§ YOUR GOAL: Everything from the line that contains "Test compound MZ-411" to the end of the data below is to be reproduced verbatim; leave all else out.
--- TASK MATERIAL ---
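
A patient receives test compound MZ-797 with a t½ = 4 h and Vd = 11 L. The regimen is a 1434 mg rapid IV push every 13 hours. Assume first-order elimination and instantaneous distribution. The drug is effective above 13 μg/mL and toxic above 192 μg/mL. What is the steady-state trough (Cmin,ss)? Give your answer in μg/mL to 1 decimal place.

15.3 μg/mL

τ/t½ = 13/4 ≈ 3.25, so fraction remaining f = (1/2)^(13/4) ≈ 0.1051.
Accumulation ratio R = 1/(1 − f) ≈ 1/0.8949 ≈ 1.1174.
Single-dose peak C₀ = D/Vd = 1434/11 ≈ 130.364 μg/mL.
Steady-state peak Cmax,ss = C₀·R ≈ 130.364 × 1.1174 ≈ 145.669 μg/mL.
Steady-state trough Cmin,ss = Cmax,ss·f ≈ 145.669 × 0.1051 ≈ 15.310 μg/mL.
Trough 15.3 μg/mL vs MEC 13 μg/mL: adequate.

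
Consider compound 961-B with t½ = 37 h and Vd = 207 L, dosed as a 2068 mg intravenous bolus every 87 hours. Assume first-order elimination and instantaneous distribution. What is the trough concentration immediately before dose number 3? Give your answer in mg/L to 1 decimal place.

2.3 mg/L

f = (1/2)^(τ/t½) = (1/2)^(87/37) ≈ 0.1960.
C₀ = D/Vd = 2068/207 ≈ 9.990 mg/L.
Before the 3rd dose, 2 doses have been given. Superposition: Cmin = C₀·(f + f²).
≈ 9.990 × (0.1960 + 0.0384) ≈ 9.990 × 0.2344 ≈ 2.342 mg/L.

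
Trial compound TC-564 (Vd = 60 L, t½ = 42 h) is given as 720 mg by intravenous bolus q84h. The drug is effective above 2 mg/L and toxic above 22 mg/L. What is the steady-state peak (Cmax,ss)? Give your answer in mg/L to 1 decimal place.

τ = 84 h = 2 half-lives, so f = (1/2)^2 = 0.25.
At steady state, R = 1/(1 − 0.25) = 4/3.
Single-dose peak C₀ = D/Vd = 720/60 = 12 mg/L.
Steady-state peak Cmax,ss = C₀·R = 12 × 4/3 ≈ 16.000 mg/L.
Peak 16.0 mg/L vs MTC 22 mg/L: below toxic threshold.

16.0 mg/L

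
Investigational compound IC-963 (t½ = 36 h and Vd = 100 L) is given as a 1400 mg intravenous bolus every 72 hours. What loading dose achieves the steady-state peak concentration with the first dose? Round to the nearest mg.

f = (1/2)^(72/36) ≈ 0.250000; accumulation ratio R = 1/(1−f) ≈ 1.33333.
Loading dose to hit Cmax,ss on first dose: D_load = D_maint·R ≈ 1400 × 1.33333 ≈ 1866.66 mg.

1867 mg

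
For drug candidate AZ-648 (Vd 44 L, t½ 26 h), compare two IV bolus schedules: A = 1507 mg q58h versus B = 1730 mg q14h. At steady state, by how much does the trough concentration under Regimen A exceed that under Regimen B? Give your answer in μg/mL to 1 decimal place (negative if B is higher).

-77.6 μg/mL

Regimen A: f = (1/2)^(58/26) ≈ 0.2130; Cmin,ss = (1507/44)·f/(1−f) ≈ 9.270 μg/mL.
Regimen B: f = (1/2)^(14/26) ≈ 0.6885; Cmin,ss = (1730/44)·f/(1−f) ≈ 86.904 μg/mL.
Difference ≈ 9.270 − 86.904 ≈ -77.634 μg/mL.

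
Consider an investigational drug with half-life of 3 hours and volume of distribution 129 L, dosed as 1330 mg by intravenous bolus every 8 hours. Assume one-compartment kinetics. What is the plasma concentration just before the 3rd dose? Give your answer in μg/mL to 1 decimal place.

1.9 μg/mL

f = (1/2)^(τ/t½) = (1/2)^(8/3) ≈ 0.1575.
C₀ = D/Vd = 1330/129 ≈ 10.310 μg/mL.
Before the 3rd dose, 2 doses have been given. Superposition: Cmin = C₀·(f + f²).
≈ 10.310 × (0.1575 + 0.0248) ≈ 10.310 × 0.1823 ≈ 1.880 μg/mL.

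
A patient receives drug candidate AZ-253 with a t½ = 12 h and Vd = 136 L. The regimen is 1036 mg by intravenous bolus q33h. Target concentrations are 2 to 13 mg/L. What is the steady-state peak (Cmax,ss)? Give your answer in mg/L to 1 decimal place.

Over one 33-h interval, 33/12 ≈ 2.75 half-lives elapse, leaving f ≈ 0.1487 of each dose.
Accumulation ratio R = 1/(1 − f) ≈ 1/0.8513 ≈ 1.1747.
Each bolus raises the concentration by D/Vd = 1036/136 ≈ 7.618 mg/L.
Steady-state peak Cmax,ss = C₀·R ≈ 7.618 × 1.1747 ≈ 8.949 mg/L.
Peak 8.9 mg/L vs MTC 13 mg/L: below toxic threshold.

8.9 mg/L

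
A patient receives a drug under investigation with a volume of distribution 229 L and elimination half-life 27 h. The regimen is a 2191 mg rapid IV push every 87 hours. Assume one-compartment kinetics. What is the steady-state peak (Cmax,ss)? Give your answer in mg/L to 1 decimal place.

Over one 87-h interval, 87/27 ≈ 3.2222 half-lives elapse, leaving f ≈ 0.1072 of each dose.
At steady state, accumulation factor R = 1/(1 − e^(−kτ)) ≈ 1.1201.
Single-dose peak C₀ = D/Vd = 2191/229 ≈ 9.568 mg/L.
Steady-state peak Cmax,ss = C₀·R ≈ 9.568 × 1.1201 ≈ 10.717 mg/L.

10.7 mg/L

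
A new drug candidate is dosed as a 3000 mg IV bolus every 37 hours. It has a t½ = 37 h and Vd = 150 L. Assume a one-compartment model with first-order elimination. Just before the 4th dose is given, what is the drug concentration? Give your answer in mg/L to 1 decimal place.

17.5 mg/L

f = (1/2)^(τ/t½) = (1/2)^(37/37) ≈ 0.5000.
C₀ = D/Vd = 3000/150 ≈ 20.000 mg/L.
Before the 4th dose, 3 doses have been given. Superposition: Cmin = C₀·(f + f² + … + f^3).
≈ 20.000 × (0.5000 + 0.2500 + 0.1250) ≈ 20.000 × 0.8750 ≈ 17.500 mg/L.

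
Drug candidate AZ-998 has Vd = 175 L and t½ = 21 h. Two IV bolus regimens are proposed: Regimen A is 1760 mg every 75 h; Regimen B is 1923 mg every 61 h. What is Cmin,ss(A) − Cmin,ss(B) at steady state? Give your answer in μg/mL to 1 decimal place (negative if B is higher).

-0.8 μg/mL

Regimen A: f = (1/2)^(75/21) ≈ 0.0841; Cmin,ss = (1760/175)·f/(1−f) ≈ 0.923 μg/mL.
Regimen B: f = (1/2)^(61/21) ≈ 0.1335; Cmin,ss = (1923/175)·f/(1−f) ≈ 1.693 μg/mL.
Difference ≈ 0.923 − 1.693 ≈ -0.770 μg/mL.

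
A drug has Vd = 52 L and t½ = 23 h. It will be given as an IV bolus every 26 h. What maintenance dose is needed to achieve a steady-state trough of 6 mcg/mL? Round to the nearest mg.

τ/t½ = 26/23 ≈ 1.1304, so f = (1/2)^(26/23) ≈ 0.456778.
Cmin,ss = (D/Vd)·f/(1−f), so D = Cmin,ss·Vd·(1−f)/f.
D = 6 × 52 × (1−f)/f ≈ 6 × 52 × 1.18925 ≈ 371.05 mg.

371 mg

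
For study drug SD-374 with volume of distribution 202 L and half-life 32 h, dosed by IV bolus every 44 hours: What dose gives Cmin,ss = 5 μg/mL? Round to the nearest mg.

τ/t½ = 44/32 ≈ 1.375, so f = (1/2)^(44/32) ≈ 0.385553.
Cmin,ss = (D/Vd)·f/(1−f), so D = Cmin,ss·Vd·(1−f)/f.
D = 5 × 202 × (1−f)/f ≈ 5 × 202 × 1.59368 ≈ 1609.62 mg.

1610 mg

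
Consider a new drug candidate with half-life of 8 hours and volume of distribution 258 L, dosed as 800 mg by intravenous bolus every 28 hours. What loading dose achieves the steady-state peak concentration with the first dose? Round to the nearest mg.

878 mg

f = (1/2)^(28/8) ≈ 0.088388; accumulation ratio R = 1/(1−f) ≈ 1.09696.
Loading dose to hit Cmax,ss on first dose: D_load = D_maint·R ≈ 800 × 1.09696 ≈ 877.57 mg.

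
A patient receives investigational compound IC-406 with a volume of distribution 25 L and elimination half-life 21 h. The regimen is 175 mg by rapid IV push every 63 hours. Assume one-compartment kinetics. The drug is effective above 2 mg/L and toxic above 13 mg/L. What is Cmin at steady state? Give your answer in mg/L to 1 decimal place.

1.0 mg/L

τ = 63 h = 3 half-lives, so f = (1/2)^3 = 0.125.
At steady state, R = 1/(1 − 0.125) = 8/7.
Single-dose peak C₀ = D/Vd = 175/25 = 7 mg/L.
Steady-state peak Cmax,ss = C₀·R = 7 × 8/7 ≈ 8.000 mg/L.
Steady-state trough Cmin,ss = Cmax,ss·f ≈ 8.000 × 0.125 ≈ 1.000 mg/L.
Trough 1.0 mg/L vs MEC 2 mg/L: subtherapeutic.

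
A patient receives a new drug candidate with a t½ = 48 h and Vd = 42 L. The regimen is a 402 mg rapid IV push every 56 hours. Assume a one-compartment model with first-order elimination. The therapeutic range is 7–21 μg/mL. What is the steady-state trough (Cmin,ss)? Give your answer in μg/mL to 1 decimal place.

7.7 μg/mL

k = ln2/t½ = ln2/48 ≈ 0.014441 h⁻¹; fraction remaining f = e^(−kτ) = e^(−0.014441×56) ≈ 0.4454.
Accumulation ratio R = 1/(1 − f) ≈ 1/0.5546 ≈ 1.8031.
Single-dose peak C₀ = D/Vd = 402/42 ≈ 9.571 μg/mL.
Cmax,ss = C₀/(1 − f) ≈ 9.571/0.5546 ≈ 17.257 μg/mL.
Steady-state trough Cmin,ss = Cmax,ss·f ≈ 17.257 × 0.4454 ≈ 7.686 μg/mL.
Trough 7.7 μg/mL vs MEC 7 μg/mL: adequate.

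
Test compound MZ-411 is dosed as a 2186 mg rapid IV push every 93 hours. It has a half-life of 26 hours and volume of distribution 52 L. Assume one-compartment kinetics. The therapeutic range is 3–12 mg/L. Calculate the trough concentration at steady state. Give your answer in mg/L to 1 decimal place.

3.8 mg/L

τ/t½ = 93/26 ≈ 3.5769, so fraction remaining f = (1/2)^(93/26) ≈ 0.0838.
Each bolus raises the concentration by D/Vd = 2186/52 ≈ 42.038 mg/L.
Steady-state trough Cmin,ss = C₀·f/(1−f) ≈ 42.038 × 0.0838/0.9162 ≈ 3.845 mg/L.
Trough 3.8 mg/L vs MEC 3 mg/L: adequate.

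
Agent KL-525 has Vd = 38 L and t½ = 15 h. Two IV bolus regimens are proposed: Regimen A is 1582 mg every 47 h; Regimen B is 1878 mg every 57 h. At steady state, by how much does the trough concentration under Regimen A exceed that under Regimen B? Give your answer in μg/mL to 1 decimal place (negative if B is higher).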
---
§ SOLUTION FOR THIS EXERCISE:
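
Test compound MZ-411 is dosed as a 2186 mg rapid IV push every 93 hours. It has a half-life of 26 hours and volume of distribution 52 L. Assume one-compartment kinetics. The therapeutic range is 3–12 mg/L. Calculate the trough concentration at steady state. Give your answer in mg/L to 1 decimal place.

3.8 mg/L

τ/t½ = 93/26 ≈ 3.5769, so fraction remaining f = (1/2)^(93/26) ≈ 0.0838.
Each bolus raises the concentration by D/Vd = 2186/52 ≈ 42.038 mg/L.
Steady-state trough Cmin,ss = C₀·f/(1−f) ≈ 42.038 × 0.0838/0.9162 ≈ 3.845 mg/L.
Trough 3.8 mg/L vs MEC 3 mg/L: adequate.

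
Agent KL-525 has Vd = 38 L and t½ = 15 h. Two IV bolus regimens are proposed: Regimen A is 1582 mg every 47 h; Regimen B is 1878 mg every 57 h. At steady state, by how much does the trough concentration under Regimen A exceed that under Regimen B? Give your answer in μg/mL to 1 decimal place (negative if B is higher).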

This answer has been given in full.